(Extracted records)
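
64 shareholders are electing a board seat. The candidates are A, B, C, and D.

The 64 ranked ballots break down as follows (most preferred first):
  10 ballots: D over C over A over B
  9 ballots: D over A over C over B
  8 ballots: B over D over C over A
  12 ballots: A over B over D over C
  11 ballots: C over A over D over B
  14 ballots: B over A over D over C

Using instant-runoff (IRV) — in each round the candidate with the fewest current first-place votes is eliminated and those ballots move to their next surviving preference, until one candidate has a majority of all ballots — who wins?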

= Problem to work on =
Return each line of the data above verbatim.

= The answer =
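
64 shareholders are electing a board seat. The candidates are A, B, C, and D.

The 64 ranked ballots break down as follows (most preferred first):
  10 ballots: D over C over A over B
  9 ballots: D over A over C over B
  8 ballots: B over D over C over A
  12 ballots: A over B over D over C
  11 ballots: C over A over D over B
  14 ballots: B over A over D over C

Using instant-runoff (IRV) — in each round the candidate with the fewest current first-place votes is eliminated and those ballots move to their next surviving preference, until one candidate has a majority of all ballots — who wins?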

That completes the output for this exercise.